Stored entries

◆ ◆ ◆ ◆ ◆

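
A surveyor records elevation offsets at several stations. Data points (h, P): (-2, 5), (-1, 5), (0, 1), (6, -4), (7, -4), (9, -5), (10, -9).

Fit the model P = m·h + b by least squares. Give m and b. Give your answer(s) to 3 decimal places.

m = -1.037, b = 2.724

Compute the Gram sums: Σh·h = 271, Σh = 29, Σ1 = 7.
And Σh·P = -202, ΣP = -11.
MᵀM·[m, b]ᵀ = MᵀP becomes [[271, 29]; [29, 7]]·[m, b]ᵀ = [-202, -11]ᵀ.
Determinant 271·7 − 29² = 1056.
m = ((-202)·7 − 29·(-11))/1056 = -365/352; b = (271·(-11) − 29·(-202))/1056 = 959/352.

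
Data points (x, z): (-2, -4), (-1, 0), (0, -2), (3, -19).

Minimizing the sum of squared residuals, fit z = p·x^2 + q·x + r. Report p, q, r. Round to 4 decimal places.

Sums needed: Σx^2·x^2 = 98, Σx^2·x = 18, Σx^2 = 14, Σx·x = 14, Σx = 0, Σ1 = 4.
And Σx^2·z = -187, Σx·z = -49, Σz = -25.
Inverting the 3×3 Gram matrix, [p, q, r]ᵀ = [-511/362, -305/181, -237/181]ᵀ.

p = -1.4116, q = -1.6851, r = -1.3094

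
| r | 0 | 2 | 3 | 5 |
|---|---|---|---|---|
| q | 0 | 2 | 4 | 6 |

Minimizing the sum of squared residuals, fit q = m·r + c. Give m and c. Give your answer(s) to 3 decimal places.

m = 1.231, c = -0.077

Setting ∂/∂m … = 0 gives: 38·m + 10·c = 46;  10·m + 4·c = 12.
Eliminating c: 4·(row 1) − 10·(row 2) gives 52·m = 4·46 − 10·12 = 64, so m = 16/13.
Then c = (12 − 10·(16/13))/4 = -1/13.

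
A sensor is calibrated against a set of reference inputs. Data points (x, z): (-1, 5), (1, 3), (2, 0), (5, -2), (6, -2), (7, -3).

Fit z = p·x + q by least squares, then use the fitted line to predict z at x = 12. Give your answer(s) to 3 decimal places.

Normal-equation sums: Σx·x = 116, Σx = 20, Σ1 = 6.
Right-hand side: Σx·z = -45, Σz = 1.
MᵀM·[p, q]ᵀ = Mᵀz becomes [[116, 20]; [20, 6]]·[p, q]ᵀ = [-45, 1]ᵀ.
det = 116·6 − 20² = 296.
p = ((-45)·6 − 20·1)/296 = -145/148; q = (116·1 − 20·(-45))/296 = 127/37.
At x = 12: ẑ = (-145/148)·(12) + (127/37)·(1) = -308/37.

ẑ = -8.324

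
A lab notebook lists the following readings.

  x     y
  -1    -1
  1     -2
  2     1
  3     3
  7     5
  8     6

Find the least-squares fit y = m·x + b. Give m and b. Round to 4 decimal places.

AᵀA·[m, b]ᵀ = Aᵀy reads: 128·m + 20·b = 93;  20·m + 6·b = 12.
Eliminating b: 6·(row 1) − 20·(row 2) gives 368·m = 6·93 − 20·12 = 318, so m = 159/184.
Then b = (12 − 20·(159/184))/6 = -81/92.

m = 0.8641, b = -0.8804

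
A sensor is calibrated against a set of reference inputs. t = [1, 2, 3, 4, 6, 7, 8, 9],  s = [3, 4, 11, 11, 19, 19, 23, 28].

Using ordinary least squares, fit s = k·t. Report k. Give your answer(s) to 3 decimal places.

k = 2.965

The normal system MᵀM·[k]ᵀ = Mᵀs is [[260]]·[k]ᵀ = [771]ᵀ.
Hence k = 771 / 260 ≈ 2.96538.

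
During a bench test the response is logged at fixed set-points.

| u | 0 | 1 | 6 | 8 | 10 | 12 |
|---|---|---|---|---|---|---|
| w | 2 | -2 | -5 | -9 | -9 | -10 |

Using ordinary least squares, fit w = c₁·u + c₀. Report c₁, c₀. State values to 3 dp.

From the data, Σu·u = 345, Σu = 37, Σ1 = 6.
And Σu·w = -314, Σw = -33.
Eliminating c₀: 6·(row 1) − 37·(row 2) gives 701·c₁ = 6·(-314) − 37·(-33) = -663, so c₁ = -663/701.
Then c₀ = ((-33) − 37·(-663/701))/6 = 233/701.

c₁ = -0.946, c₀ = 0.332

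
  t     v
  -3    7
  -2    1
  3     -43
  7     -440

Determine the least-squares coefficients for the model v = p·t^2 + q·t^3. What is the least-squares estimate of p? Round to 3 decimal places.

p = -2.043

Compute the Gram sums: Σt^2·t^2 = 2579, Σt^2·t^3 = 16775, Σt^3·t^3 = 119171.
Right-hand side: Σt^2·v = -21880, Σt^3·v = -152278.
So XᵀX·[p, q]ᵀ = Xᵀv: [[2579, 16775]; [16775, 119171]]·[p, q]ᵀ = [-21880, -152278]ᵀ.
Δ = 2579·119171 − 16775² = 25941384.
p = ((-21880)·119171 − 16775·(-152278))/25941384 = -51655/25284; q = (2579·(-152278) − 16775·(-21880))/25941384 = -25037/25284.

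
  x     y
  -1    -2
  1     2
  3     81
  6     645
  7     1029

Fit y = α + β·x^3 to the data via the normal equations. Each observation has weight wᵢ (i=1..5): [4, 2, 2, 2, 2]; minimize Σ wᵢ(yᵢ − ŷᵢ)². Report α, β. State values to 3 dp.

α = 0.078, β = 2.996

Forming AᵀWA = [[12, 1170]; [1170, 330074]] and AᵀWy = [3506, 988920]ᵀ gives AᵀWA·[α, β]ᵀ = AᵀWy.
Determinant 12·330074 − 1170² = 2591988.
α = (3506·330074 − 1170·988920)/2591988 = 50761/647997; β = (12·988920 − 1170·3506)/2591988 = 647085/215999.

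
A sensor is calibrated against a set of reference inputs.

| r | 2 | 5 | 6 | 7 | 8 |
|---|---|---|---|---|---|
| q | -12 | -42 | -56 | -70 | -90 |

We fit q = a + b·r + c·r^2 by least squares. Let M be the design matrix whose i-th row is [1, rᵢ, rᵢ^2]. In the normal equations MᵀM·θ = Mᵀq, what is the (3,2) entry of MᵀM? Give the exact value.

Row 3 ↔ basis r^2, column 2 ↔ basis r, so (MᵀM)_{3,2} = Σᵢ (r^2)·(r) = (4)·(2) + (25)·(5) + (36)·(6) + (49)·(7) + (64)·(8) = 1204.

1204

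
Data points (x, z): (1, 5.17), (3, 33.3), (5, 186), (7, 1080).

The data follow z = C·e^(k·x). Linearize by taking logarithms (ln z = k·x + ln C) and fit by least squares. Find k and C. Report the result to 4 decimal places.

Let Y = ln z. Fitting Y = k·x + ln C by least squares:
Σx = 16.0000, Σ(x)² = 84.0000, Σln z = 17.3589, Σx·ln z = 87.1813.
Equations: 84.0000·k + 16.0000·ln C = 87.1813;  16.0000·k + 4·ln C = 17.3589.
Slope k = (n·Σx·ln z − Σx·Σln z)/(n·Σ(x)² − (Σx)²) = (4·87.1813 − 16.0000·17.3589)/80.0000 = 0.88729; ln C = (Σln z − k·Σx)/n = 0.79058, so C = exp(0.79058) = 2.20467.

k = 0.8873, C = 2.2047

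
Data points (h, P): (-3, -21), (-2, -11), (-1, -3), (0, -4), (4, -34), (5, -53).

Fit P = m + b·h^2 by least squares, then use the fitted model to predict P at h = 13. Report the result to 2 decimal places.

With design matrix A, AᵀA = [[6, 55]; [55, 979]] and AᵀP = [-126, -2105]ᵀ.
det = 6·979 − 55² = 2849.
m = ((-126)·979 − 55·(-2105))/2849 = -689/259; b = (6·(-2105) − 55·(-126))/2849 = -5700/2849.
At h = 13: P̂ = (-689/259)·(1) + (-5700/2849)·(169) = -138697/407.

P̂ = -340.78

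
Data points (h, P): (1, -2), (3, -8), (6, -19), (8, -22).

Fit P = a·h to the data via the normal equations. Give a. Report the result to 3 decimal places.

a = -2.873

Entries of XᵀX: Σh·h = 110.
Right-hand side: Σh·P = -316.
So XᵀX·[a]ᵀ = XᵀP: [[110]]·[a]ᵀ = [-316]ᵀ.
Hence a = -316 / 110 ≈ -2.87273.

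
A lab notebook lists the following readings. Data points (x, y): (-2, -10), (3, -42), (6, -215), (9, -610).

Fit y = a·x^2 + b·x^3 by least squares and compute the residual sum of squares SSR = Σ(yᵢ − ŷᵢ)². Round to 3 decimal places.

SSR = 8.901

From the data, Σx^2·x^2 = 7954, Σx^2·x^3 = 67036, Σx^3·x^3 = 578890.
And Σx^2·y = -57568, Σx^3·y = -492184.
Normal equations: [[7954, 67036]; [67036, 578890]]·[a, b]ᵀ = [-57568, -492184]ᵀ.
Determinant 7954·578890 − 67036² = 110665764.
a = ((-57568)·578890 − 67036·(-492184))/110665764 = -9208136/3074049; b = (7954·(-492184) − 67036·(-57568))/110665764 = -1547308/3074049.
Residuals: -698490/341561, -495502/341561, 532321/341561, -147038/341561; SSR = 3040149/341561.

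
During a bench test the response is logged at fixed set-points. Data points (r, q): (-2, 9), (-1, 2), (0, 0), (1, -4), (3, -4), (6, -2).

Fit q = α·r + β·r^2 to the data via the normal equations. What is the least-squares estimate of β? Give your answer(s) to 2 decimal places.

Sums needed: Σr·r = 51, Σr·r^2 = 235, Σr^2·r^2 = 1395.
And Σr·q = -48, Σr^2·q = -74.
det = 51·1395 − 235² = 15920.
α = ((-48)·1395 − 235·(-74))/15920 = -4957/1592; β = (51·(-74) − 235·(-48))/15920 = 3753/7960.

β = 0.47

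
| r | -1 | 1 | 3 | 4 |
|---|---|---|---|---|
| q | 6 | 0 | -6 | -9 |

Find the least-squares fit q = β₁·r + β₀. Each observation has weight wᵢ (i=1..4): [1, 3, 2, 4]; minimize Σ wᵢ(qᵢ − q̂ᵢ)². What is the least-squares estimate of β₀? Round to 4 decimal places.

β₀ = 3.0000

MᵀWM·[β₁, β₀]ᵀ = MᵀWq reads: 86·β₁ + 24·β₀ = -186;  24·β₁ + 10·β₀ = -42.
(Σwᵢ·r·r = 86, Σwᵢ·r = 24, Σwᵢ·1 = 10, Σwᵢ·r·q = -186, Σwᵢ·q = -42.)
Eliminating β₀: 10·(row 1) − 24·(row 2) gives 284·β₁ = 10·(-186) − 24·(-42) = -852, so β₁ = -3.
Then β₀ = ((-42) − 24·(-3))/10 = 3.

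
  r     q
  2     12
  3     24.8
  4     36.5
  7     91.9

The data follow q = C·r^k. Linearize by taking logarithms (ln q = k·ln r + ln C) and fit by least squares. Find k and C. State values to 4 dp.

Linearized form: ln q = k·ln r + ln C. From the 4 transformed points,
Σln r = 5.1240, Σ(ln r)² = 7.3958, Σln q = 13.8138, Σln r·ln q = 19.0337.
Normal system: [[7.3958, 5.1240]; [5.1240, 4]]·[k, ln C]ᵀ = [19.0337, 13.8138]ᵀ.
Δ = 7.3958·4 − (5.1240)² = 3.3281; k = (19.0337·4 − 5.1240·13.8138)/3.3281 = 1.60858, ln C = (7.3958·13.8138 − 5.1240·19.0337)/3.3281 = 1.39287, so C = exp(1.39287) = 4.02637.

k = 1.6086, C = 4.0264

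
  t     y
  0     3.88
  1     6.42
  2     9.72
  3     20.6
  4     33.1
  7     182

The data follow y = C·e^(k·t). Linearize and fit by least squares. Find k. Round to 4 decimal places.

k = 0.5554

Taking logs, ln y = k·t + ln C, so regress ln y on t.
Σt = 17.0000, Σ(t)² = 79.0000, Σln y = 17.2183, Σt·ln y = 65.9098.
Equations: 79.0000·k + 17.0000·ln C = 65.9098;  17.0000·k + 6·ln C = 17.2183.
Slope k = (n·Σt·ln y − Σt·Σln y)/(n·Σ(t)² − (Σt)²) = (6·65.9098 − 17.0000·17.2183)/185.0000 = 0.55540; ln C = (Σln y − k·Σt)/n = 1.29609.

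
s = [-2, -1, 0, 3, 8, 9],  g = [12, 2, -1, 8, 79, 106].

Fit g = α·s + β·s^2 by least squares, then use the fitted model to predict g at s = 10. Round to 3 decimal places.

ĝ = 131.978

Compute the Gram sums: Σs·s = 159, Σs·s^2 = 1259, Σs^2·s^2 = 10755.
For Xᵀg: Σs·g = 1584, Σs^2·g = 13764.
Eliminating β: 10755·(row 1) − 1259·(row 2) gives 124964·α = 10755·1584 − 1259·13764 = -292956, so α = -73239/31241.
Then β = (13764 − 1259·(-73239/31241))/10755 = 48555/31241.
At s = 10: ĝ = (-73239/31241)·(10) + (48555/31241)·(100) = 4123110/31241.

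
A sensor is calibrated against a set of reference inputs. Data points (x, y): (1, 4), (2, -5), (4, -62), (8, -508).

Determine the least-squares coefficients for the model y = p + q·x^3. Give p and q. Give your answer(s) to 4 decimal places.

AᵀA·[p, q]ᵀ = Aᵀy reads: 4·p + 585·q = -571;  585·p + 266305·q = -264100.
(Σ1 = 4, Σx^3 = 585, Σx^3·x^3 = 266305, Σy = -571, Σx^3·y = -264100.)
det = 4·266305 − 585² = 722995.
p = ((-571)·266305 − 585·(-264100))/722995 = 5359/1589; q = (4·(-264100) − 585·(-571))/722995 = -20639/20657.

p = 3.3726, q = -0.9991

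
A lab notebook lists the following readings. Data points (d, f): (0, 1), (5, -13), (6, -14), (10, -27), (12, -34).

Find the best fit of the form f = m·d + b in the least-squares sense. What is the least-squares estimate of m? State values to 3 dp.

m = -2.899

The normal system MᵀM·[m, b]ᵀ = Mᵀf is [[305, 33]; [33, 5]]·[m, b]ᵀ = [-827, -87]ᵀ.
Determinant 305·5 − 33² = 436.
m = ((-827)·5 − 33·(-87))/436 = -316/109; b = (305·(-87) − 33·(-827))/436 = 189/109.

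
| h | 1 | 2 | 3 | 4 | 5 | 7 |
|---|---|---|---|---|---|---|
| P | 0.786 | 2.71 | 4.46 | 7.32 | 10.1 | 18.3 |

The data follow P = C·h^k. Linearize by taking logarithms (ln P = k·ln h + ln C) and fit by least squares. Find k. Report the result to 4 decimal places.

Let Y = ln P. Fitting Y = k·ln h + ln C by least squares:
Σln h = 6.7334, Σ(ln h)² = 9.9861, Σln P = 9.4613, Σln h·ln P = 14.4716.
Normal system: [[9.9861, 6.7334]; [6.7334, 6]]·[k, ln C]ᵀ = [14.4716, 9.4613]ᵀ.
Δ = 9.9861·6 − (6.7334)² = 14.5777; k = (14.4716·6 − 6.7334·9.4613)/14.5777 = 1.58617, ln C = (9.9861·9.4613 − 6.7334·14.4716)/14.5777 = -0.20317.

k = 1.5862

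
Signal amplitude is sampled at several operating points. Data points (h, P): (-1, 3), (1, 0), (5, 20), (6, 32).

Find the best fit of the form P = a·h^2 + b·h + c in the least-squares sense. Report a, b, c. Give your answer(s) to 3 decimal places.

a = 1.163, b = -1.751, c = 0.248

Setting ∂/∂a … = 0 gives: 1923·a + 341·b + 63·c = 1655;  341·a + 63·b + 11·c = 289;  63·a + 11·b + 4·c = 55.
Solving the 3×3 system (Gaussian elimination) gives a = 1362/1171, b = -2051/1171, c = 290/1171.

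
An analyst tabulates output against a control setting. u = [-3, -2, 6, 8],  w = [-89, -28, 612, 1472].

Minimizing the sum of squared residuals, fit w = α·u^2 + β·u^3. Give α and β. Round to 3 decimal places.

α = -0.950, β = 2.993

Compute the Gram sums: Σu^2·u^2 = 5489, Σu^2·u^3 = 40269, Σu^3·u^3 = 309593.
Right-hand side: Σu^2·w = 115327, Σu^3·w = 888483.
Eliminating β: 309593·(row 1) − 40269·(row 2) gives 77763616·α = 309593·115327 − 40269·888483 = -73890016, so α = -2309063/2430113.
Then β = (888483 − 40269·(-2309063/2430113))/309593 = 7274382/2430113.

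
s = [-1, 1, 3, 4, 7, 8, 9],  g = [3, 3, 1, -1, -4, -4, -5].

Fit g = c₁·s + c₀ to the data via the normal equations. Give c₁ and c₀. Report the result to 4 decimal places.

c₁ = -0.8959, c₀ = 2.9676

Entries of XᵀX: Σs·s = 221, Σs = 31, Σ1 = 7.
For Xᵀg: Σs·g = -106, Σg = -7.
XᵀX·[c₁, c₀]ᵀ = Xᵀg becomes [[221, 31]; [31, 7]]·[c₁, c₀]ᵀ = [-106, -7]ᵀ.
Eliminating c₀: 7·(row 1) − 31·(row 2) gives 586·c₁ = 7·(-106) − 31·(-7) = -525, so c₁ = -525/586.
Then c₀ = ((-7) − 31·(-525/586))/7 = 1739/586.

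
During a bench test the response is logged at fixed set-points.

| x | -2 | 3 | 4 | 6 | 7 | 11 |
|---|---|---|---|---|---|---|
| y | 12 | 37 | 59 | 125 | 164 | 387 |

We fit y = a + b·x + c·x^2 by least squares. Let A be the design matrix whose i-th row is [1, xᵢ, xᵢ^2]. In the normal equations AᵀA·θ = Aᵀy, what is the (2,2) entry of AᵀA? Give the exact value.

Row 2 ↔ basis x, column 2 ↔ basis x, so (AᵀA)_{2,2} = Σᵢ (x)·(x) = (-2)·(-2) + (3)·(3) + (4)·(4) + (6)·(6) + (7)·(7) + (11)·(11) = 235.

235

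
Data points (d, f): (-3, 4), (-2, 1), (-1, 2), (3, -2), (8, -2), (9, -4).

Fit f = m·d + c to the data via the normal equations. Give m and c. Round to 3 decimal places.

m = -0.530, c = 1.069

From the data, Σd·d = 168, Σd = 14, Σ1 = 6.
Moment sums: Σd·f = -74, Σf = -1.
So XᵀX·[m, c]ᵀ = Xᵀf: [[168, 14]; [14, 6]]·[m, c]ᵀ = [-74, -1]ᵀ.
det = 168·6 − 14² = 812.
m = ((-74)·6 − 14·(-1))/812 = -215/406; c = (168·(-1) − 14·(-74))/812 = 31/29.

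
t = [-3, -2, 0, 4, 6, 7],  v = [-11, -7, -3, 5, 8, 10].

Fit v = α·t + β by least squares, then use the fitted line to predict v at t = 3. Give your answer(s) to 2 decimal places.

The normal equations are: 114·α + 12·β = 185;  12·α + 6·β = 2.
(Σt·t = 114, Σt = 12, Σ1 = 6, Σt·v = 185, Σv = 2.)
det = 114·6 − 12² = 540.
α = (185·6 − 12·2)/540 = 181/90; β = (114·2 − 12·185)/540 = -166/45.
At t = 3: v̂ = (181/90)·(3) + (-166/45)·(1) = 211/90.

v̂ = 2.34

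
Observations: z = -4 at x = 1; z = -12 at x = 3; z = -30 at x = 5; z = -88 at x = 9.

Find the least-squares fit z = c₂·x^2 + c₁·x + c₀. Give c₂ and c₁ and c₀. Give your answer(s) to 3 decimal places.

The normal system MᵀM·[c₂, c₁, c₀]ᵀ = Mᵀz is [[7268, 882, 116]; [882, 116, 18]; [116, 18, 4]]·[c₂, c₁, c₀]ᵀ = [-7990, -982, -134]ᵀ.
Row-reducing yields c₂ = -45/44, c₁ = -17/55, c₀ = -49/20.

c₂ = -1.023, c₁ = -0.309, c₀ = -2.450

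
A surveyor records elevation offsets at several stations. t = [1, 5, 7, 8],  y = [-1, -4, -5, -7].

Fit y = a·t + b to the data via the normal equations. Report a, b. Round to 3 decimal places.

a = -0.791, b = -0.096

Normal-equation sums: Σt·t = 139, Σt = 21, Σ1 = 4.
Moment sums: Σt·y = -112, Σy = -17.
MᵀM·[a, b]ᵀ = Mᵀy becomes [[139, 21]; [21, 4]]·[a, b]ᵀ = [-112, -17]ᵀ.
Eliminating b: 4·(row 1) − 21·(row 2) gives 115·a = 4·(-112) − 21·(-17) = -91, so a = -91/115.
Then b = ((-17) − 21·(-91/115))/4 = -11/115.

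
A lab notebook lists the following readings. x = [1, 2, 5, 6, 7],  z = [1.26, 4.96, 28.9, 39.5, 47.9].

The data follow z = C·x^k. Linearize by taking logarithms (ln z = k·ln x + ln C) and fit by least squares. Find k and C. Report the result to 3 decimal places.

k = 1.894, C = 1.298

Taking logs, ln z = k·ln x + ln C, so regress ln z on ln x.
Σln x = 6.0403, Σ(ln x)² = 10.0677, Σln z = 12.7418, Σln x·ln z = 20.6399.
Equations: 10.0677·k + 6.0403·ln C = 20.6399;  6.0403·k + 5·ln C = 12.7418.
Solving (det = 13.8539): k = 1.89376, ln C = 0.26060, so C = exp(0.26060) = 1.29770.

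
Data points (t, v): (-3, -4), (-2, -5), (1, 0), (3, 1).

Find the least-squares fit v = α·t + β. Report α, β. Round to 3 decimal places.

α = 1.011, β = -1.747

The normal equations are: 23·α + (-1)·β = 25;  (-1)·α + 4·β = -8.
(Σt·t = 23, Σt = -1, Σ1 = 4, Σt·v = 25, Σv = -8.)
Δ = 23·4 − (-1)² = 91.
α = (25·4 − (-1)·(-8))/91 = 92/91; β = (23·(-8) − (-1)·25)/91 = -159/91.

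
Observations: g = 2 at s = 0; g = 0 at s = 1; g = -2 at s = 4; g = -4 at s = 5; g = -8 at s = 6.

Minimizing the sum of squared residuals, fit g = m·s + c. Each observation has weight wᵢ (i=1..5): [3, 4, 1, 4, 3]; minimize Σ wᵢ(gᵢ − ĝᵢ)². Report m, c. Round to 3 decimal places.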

◆ ◆ ◆ ◆ ◆

* _What is needed_
As listed above, the lines from the line with "10.1 | 18.3 |" to the line with "An analyst tabulates" are to be echoed exactly, with both ends included and nothing added.

* _Finished exercise_
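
| P | 0.786 | 2.71 | 4.46 | 7.32 | 10.1 | 18.3 |

The data follow P = C·h^k. Linearize by taking logarithms (ln P = k·ln h + ln C) and fit by least squares. Find k. Report the result to 4 decimal places.

Let Y = ln P. Fitting Y = k·ln h + ln C by least squares:
Σln h = 6.7334, Σ(ln h)² = 9.9861, Σln P = 9.4613, Σln h·ln P = 14.4716.
Normal system: [[9.9861, 6.7334]; [6.7334, 6]]·[k, ln C]ᵀ = [14.4716, 9.4613]ᵀ.
Δ = 9.9861·6 − (6.7334)² = 14.5777; k = (14.4716·6 − 6.7334·9.4613)/14.5777 = 1.58617, ln C = (9.9861·9.4613 − 6.7334·14.4716)/14.5777 = -0.20317.

k = 1.5862

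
Signal amplitude is sampled at several operating points. Data points (h, P): (-1, 3), (1, 0), (5, 20), (6, 32).

Find the best fit of the form P = a·h^2 + b·h + c in the least-squares sense. Report a, b, c. Give your answer(s) to 3 decimal places.

a = 1.163, b = -1.751, c = 0.248

Setting ∂/∂a … = 0 gives: 1923·a + 341·b + 63·c = 1655;  341·a + 63·b + 11·c = 289;  63·a + 11·b + 4·c = 55.
Solving the 3×3 system (Gaussian elimination) gives a = 1362/1171, b = -2051/1171, c = 290/1171.

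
An analyst tabulates output against a control setting. u = [-3, -2, 6, 8],  w = [-89, -28, 612, 1472].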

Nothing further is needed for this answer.